■ Assignment
Your response should be the lines from the one containing "Two ordinals are" through the end of the material, copied exactly and with nothing added.

■ Input material
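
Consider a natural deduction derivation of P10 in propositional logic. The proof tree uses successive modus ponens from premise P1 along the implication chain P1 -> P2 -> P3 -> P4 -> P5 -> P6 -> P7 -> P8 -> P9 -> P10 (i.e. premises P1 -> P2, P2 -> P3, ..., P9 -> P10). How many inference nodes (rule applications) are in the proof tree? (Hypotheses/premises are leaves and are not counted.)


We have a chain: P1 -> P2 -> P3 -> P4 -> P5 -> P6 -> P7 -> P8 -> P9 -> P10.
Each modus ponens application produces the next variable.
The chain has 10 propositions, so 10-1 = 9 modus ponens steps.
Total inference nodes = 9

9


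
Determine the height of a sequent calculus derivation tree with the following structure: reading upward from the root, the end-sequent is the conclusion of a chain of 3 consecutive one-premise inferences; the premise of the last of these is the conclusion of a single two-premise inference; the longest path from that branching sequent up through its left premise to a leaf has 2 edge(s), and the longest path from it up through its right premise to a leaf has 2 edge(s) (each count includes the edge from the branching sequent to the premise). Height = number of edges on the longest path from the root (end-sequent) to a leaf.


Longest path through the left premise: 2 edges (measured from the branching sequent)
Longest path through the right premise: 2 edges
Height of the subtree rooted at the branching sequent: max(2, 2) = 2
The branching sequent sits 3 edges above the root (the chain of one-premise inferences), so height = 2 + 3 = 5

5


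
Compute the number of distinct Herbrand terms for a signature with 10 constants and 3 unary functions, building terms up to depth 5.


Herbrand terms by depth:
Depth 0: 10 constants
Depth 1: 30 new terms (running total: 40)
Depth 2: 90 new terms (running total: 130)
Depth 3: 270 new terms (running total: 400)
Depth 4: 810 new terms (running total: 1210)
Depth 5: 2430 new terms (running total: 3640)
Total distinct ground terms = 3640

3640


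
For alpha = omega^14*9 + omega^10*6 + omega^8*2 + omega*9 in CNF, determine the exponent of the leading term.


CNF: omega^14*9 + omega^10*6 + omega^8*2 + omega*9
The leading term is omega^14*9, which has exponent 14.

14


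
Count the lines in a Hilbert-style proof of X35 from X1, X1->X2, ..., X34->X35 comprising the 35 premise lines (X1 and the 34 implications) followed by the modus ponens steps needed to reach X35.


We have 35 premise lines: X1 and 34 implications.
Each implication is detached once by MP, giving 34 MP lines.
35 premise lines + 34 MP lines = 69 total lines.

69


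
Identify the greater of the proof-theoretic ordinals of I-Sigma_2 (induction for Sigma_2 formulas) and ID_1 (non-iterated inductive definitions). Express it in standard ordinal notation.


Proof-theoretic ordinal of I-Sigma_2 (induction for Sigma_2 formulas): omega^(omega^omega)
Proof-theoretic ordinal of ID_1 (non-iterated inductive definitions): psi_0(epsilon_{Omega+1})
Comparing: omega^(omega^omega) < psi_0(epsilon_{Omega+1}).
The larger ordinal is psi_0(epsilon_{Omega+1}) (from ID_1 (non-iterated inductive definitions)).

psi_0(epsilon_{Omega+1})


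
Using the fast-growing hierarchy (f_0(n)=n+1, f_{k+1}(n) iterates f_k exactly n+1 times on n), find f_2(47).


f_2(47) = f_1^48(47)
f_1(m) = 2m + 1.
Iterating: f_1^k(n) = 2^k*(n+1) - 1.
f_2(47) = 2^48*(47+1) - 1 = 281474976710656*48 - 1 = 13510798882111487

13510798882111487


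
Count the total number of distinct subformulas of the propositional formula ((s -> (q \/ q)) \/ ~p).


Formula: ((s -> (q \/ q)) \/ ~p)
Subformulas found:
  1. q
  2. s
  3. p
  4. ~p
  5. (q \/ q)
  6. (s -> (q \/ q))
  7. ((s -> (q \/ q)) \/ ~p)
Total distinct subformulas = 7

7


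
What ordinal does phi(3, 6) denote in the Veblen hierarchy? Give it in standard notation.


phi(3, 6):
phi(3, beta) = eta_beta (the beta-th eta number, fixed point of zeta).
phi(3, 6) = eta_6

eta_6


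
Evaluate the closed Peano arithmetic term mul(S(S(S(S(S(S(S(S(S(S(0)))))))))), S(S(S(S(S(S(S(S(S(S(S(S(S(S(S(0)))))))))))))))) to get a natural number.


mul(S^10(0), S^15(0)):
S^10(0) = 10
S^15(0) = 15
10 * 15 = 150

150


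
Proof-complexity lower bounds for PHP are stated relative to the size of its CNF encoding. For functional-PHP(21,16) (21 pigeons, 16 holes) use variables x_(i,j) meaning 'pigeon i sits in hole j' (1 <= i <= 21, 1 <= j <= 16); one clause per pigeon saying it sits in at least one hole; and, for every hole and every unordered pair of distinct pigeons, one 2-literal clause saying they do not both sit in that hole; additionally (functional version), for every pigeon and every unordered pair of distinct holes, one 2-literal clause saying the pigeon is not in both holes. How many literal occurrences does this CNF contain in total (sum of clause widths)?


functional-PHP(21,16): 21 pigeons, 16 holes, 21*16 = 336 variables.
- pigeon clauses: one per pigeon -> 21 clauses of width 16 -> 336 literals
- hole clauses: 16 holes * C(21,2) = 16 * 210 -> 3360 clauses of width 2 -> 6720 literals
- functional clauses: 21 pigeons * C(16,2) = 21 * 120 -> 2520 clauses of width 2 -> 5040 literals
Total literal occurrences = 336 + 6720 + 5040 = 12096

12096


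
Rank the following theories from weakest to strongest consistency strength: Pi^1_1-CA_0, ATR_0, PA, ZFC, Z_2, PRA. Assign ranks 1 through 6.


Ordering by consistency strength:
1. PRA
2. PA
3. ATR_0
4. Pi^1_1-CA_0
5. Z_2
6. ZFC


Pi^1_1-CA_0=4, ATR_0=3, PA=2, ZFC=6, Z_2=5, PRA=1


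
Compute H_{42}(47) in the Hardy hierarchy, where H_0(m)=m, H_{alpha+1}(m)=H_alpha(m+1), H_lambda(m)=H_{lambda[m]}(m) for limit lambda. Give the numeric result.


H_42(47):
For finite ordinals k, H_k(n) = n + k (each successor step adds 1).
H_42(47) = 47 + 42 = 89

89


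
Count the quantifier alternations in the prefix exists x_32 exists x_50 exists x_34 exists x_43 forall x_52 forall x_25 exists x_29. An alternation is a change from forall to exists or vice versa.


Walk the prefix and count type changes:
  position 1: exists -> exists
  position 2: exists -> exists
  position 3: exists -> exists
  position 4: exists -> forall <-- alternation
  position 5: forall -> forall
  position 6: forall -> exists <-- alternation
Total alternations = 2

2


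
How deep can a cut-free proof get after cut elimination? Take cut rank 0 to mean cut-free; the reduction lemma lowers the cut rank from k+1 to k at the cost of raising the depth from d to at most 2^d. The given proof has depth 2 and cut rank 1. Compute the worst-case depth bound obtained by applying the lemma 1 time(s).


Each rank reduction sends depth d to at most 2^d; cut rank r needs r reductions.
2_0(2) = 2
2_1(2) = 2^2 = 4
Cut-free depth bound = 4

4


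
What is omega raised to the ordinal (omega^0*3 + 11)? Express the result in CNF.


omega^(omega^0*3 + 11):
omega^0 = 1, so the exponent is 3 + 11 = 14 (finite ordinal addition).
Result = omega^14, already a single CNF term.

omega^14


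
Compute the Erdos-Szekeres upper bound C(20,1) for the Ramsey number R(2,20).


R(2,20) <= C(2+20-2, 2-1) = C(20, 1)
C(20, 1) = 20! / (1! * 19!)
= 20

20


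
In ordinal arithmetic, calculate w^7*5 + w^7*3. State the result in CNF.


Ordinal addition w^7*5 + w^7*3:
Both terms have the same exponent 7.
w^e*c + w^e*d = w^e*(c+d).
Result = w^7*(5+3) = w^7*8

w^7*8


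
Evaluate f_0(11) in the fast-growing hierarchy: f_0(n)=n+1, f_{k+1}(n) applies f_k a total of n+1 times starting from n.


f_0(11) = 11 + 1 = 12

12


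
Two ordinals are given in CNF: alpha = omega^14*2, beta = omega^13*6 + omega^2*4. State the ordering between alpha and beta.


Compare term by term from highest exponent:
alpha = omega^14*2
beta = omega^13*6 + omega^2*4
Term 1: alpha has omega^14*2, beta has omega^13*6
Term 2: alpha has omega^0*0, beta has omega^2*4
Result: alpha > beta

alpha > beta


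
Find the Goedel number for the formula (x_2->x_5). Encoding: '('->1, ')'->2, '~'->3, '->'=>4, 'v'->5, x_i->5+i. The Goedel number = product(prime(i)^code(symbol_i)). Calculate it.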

■ Task response
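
Two ordinals are given in CNF: alpha = omega^14*2, beta = omega^13*6 + omega^2*4. State the ordering between alpha and beta.


Compare term by term from highest exponent:
alpha = omega^14*2
beta = omega^13*6 + omega^2*4
Term 1: alpha has omega^14*2, beta has omega^13*6
Term 2: alpha has omega^0*0, beta has omega^2*4
Result: alpha > beta

alpha > beta


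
Find the Goedel number for the formula (x_2->x_5). Encoding: '('->1, ')'->2, '~'->3, '->'=>4, 'v'->5, x_i->5+i. The Goedel number = product(prime(i)^code(symbol_i)). Calculate it.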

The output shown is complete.